_BRIEF_
Please copy each line below that contains the word "Monday".

***** ENTRIES SHOWN *****

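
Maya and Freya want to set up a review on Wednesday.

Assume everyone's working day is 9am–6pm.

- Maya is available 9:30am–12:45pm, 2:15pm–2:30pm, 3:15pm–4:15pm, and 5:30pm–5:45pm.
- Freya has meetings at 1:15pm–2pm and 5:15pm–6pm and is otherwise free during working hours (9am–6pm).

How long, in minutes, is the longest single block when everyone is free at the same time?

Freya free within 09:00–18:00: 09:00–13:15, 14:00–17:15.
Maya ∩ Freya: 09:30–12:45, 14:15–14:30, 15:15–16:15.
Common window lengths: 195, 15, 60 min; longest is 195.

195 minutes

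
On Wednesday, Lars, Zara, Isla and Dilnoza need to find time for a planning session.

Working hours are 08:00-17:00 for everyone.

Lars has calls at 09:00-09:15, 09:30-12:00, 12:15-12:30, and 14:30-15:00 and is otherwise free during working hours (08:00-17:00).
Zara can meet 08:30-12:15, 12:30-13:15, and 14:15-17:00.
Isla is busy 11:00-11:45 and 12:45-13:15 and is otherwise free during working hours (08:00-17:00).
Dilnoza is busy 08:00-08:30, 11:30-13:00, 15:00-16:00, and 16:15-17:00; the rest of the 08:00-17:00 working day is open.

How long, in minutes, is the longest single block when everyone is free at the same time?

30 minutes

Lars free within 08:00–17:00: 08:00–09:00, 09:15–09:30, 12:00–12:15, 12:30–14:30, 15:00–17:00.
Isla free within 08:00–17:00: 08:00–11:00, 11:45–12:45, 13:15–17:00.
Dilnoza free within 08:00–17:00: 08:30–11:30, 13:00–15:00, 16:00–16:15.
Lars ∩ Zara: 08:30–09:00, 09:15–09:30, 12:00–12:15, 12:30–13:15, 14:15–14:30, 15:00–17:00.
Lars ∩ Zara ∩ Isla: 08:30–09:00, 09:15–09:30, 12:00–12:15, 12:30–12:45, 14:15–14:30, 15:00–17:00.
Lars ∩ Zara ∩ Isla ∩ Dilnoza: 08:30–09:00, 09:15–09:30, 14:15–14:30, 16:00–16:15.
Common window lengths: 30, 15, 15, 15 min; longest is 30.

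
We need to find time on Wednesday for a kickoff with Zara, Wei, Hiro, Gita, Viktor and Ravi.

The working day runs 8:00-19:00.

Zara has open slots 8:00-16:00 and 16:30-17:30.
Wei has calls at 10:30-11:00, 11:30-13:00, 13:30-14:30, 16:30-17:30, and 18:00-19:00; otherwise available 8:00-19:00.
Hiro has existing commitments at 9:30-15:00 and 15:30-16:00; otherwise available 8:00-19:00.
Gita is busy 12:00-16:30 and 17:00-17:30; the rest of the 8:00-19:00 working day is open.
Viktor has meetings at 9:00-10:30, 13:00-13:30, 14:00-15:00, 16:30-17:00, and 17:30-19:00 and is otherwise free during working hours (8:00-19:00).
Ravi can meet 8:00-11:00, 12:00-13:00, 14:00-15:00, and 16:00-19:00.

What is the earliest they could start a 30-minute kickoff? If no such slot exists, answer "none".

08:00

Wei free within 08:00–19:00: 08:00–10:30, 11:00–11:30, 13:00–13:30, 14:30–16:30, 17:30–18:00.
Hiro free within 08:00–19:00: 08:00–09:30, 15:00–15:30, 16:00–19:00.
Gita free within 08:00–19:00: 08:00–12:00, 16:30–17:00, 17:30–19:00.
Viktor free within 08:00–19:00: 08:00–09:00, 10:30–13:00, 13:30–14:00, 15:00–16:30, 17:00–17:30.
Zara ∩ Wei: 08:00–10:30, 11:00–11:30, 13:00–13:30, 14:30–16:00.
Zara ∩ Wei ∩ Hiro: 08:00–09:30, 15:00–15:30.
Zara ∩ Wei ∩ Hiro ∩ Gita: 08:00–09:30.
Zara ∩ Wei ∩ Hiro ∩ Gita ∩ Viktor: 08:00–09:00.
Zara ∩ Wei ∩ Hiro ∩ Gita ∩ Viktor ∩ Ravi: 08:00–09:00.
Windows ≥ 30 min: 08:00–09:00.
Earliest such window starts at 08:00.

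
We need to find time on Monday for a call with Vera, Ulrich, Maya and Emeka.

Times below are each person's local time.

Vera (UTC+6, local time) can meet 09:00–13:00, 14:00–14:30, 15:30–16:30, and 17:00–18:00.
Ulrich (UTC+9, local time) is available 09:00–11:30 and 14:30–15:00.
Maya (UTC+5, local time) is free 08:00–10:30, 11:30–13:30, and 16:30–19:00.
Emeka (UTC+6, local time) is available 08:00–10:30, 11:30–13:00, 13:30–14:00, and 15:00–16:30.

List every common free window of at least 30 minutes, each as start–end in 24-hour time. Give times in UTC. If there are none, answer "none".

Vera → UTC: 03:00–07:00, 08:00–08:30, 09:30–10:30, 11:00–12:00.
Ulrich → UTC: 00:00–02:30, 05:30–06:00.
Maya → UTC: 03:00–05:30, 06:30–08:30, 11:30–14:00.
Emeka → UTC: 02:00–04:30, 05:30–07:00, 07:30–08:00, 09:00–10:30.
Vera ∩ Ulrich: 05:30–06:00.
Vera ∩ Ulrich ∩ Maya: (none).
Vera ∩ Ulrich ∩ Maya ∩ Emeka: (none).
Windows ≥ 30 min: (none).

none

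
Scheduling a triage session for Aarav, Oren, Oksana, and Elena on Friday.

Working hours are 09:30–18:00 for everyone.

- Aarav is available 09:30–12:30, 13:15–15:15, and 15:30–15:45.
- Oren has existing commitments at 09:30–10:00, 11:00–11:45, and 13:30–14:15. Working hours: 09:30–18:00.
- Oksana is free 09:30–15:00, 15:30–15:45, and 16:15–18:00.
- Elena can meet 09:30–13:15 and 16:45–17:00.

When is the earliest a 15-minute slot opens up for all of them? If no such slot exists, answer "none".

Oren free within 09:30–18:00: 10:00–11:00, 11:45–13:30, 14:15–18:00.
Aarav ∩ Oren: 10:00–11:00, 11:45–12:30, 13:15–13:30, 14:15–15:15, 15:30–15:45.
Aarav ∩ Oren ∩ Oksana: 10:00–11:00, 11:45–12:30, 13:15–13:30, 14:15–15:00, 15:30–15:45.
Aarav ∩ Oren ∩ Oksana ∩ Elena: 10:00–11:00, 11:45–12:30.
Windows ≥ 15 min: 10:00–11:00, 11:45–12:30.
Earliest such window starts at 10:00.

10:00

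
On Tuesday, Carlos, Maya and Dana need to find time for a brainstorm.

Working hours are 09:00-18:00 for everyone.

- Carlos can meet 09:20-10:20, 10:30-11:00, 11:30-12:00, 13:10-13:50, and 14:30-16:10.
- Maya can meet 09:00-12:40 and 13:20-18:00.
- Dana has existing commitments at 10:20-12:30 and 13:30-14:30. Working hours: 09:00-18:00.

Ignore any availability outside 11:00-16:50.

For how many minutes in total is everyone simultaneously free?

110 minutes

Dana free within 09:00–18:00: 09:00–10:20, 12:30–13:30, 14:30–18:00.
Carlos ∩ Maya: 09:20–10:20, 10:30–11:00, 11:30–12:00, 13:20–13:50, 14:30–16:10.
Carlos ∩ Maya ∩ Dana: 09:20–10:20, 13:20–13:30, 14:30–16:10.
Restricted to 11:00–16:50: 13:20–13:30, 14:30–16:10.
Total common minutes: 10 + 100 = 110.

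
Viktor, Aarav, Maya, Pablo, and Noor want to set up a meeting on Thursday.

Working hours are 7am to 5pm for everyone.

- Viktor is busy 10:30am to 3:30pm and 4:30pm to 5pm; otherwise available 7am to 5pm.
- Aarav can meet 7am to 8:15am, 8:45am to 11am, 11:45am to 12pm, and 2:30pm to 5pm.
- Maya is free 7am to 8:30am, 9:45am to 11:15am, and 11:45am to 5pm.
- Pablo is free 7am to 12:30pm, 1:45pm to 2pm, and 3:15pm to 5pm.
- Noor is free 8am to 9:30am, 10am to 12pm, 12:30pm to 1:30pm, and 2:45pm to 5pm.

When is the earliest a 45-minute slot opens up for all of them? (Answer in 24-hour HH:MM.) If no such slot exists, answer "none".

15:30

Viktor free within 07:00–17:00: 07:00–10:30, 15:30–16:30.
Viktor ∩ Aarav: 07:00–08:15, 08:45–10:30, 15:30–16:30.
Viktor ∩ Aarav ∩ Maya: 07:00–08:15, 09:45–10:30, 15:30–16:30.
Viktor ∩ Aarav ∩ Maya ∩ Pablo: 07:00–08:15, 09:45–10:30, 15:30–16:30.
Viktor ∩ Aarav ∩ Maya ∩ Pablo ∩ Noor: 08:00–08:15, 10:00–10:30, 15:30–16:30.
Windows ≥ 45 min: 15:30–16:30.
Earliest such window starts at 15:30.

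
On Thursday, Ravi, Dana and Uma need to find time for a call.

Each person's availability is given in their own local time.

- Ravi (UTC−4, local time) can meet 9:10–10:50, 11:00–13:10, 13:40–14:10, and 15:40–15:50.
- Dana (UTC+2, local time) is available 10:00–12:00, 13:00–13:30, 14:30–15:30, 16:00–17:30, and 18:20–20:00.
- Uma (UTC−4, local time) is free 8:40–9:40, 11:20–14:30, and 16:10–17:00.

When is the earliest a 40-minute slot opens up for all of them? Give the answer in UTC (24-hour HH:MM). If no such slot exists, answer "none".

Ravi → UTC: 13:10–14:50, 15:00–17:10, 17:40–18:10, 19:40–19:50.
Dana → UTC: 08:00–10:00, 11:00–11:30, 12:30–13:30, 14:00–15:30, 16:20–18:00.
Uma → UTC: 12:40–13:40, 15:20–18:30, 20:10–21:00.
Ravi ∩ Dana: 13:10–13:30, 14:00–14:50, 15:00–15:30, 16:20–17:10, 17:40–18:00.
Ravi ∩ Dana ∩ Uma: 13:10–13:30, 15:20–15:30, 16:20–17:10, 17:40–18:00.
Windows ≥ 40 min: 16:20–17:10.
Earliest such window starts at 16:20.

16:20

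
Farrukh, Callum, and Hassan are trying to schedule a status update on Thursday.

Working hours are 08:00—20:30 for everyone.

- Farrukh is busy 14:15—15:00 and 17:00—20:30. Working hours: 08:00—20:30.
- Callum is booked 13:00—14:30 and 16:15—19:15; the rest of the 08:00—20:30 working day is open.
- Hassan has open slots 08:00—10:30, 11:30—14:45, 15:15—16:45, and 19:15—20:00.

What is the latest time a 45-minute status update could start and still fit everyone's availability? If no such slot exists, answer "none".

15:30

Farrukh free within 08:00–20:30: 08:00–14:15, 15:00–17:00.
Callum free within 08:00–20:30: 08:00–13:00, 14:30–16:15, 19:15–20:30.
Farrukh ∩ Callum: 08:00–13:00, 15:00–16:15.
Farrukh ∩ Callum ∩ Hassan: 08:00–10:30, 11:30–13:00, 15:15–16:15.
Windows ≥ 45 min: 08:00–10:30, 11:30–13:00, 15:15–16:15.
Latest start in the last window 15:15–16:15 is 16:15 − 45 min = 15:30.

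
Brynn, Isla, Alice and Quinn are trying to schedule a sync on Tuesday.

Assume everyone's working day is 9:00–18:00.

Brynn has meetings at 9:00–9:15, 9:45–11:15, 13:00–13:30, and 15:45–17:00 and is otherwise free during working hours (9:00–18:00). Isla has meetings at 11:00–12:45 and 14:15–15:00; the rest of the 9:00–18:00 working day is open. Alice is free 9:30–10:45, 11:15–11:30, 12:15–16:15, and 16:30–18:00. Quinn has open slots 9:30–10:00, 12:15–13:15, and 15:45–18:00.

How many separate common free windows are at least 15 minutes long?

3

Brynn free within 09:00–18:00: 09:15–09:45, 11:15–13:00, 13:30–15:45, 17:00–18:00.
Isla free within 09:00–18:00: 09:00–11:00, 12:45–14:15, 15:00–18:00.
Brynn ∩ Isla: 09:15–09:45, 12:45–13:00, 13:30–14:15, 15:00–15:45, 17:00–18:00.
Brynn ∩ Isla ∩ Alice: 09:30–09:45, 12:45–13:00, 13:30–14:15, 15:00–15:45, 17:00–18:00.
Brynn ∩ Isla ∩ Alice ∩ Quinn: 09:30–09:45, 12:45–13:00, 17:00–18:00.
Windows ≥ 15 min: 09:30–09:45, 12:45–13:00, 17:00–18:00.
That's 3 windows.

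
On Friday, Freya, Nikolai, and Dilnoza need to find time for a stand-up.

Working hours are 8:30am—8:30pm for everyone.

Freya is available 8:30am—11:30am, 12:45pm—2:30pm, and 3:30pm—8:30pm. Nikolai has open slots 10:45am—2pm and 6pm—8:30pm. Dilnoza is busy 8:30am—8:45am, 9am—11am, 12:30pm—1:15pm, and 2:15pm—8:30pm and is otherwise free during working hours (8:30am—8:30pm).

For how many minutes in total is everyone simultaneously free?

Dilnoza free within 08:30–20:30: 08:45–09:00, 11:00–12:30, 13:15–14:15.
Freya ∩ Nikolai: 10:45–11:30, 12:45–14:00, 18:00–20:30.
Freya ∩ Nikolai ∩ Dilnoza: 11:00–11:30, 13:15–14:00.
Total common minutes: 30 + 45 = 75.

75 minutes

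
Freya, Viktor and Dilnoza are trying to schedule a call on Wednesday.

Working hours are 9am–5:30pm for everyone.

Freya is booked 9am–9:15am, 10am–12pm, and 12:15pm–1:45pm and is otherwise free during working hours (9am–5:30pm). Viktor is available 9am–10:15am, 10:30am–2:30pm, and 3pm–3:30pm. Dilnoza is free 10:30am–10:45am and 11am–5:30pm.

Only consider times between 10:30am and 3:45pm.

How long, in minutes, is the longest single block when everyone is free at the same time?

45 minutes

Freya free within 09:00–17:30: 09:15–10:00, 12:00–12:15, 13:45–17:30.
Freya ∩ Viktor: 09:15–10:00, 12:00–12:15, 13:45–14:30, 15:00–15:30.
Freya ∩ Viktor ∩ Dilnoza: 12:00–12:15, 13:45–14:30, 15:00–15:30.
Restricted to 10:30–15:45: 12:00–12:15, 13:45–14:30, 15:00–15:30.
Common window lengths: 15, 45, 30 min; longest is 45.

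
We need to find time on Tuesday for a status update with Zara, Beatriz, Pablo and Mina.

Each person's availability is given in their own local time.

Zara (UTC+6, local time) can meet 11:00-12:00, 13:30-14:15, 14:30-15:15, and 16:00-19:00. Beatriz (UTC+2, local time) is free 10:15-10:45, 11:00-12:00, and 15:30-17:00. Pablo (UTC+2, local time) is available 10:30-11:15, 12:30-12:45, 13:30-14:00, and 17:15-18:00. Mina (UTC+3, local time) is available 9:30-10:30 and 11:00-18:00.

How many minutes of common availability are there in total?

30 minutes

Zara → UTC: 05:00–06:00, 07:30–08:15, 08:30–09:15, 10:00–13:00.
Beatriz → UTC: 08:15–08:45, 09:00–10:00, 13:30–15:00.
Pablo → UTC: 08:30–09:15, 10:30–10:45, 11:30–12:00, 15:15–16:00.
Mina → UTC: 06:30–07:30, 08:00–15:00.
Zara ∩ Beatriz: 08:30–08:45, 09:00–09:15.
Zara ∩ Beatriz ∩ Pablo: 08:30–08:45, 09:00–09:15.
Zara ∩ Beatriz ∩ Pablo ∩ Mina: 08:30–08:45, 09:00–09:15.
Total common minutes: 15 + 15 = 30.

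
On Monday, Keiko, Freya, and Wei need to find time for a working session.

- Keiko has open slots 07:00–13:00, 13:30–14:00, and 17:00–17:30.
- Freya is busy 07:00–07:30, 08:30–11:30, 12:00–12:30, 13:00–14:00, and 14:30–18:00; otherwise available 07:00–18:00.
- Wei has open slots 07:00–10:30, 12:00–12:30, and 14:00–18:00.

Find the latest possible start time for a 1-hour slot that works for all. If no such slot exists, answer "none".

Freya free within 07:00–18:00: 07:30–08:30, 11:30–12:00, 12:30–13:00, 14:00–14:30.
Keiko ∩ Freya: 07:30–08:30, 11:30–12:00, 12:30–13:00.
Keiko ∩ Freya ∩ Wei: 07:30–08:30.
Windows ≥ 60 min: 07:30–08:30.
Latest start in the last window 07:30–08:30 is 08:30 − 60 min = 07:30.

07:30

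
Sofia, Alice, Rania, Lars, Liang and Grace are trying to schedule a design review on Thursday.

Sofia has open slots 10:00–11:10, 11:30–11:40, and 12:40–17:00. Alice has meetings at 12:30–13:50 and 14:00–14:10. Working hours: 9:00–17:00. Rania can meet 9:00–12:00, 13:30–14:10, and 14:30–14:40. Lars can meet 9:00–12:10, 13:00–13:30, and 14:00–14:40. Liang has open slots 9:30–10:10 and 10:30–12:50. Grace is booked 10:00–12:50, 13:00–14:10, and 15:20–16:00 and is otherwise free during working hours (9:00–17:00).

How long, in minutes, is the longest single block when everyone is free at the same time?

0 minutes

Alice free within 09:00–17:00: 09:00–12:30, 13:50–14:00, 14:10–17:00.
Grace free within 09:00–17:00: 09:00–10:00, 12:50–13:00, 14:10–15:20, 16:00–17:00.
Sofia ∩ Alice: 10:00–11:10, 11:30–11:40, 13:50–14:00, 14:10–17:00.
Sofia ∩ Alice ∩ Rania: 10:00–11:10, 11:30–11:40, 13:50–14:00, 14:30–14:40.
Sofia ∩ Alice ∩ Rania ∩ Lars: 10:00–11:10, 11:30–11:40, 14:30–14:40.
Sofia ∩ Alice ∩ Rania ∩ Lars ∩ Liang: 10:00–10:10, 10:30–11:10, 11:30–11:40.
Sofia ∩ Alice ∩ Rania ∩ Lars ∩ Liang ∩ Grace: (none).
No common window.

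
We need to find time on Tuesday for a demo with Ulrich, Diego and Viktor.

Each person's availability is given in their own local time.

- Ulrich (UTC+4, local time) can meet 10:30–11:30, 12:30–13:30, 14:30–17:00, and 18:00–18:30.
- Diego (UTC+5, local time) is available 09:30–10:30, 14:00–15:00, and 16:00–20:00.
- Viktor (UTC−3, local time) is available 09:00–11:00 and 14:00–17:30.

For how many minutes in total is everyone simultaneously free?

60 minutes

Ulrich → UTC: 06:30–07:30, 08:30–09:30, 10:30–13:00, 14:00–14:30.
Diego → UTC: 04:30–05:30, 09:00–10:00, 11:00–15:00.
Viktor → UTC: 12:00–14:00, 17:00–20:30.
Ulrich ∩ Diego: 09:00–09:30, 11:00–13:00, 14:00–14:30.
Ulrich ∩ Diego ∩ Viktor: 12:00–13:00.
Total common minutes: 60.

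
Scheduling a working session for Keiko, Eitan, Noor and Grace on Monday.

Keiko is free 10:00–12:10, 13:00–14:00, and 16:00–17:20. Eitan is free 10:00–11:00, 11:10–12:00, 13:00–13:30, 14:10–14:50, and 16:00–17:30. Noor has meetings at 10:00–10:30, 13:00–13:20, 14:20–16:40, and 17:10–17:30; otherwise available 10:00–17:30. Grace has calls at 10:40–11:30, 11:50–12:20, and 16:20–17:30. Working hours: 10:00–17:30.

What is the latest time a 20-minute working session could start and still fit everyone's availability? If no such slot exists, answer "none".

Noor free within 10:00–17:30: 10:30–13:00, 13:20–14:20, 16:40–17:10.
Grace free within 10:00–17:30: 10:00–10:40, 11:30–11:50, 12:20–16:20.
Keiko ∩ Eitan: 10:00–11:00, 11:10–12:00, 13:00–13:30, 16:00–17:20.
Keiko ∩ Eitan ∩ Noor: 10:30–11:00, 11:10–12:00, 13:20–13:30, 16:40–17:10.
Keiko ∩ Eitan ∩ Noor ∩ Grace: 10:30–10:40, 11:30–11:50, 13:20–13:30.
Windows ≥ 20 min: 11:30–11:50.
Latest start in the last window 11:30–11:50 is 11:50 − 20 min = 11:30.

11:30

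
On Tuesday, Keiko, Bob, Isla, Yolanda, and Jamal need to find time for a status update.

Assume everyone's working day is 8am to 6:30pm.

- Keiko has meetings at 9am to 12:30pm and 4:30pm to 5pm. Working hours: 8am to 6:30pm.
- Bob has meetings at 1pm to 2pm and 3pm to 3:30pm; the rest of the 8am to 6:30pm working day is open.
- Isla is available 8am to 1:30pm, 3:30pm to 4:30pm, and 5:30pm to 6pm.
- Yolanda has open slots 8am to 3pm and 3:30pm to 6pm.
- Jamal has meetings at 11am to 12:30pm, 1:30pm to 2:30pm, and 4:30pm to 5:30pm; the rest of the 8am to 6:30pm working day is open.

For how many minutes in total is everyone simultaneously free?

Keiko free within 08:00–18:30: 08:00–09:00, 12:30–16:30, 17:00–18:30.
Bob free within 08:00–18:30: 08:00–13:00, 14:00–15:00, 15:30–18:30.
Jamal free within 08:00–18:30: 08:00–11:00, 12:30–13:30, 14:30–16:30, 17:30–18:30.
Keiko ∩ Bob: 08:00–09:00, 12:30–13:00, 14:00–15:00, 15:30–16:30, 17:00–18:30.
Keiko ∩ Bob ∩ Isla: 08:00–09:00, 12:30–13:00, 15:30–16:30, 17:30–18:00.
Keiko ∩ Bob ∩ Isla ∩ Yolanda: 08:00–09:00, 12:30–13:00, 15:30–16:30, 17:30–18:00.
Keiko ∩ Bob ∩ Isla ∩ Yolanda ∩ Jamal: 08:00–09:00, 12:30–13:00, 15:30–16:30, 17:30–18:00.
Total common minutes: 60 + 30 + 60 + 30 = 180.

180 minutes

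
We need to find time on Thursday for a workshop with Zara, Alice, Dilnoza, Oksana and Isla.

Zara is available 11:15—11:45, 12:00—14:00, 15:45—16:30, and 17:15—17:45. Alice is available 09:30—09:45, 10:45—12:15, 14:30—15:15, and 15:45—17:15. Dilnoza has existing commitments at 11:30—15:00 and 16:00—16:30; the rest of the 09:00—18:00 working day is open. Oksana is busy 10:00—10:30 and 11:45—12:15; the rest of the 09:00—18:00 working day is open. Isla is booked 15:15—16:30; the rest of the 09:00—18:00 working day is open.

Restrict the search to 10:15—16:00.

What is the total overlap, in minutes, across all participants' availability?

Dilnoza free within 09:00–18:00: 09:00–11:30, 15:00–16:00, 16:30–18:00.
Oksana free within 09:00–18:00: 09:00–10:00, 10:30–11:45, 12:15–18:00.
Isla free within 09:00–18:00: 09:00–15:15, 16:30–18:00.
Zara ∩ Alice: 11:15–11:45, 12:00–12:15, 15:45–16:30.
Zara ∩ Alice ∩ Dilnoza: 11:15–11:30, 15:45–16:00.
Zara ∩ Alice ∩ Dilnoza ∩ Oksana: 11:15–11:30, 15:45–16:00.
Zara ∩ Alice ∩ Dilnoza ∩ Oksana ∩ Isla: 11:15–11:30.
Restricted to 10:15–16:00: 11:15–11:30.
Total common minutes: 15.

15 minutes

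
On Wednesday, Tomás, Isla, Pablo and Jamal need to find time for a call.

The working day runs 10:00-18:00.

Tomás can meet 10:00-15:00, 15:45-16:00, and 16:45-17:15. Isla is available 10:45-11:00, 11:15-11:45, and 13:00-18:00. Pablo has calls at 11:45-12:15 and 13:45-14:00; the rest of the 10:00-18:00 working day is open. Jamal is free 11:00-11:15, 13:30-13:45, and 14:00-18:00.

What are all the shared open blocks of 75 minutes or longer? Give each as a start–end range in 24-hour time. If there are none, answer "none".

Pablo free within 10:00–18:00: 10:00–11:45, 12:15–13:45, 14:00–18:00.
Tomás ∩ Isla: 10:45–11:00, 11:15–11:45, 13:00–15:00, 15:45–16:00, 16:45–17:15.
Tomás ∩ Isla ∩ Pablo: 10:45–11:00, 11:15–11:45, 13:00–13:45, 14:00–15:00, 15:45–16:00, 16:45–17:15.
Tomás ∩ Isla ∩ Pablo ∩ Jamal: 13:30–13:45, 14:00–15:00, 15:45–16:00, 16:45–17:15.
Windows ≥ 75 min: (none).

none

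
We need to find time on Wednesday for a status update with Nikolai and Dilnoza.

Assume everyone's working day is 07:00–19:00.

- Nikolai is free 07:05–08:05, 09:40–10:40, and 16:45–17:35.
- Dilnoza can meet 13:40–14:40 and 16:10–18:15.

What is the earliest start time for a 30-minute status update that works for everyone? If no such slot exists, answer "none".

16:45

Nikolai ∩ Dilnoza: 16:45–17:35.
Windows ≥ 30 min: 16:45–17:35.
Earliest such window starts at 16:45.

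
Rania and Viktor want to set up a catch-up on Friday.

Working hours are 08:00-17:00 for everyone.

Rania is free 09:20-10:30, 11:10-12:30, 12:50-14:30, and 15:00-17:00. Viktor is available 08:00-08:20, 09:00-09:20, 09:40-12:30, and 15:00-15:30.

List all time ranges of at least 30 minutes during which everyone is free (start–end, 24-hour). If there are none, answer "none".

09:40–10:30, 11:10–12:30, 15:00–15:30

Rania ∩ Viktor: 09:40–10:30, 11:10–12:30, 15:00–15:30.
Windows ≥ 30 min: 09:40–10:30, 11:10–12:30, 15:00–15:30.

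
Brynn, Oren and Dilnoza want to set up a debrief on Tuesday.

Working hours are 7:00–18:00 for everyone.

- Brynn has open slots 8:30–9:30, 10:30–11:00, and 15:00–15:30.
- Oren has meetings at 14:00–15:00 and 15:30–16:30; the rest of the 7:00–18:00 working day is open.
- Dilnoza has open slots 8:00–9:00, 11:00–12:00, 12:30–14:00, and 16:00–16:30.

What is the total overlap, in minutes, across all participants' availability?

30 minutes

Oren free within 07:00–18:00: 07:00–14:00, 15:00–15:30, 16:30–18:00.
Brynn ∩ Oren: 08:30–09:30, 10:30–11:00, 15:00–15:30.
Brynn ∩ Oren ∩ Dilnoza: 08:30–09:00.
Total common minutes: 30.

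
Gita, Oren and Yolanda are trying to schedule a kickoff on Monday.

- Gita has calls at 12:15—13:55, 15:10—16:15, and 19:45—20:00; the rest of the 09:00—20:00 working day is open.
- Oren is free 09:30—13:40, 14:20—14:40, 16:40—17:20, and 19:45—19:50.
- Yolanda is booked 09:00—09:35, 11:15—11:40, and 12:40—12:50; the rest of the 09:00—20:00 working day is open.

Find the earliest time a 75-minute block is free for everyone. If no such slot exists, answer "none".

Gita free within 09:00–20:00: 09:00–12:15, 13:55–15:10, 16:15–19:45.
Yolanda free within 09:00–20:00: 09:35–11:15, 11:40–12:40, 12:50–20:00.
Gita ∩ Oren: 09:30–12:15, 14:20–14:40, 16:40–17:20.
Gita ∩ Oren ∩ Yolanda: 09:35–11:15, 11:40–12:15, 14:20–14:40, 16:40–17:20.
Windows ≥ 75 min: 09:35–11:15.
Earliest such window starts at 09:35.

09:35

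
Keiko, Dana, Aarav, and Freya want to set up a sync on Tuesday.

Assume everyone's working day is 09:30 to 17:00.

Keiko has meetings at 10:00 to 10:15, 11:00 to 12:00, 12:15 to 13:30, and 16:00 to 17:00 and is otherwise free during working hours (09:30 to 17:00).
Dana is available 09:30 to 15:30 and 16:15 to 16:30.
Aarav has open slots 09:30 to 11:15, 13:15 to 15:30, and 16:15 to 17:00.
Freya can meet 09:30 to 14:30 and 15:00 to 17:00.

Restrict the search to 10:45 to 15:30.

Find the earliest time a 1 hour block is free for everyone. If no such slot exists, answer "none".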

*****

_RESPONSE TO THIS EXERCISE_
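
We need to find time on Monday for a call with Vera, Ulrich, Maya and Emeka.
On Monday, Keiko, Freya, and Wei need to find time for a working session.
Scheduling a working session for Keiko, Eitan, Noor and Grace on Monday.
Gita, Oren and Yolanda are trying to schedule a kickoff on Monday.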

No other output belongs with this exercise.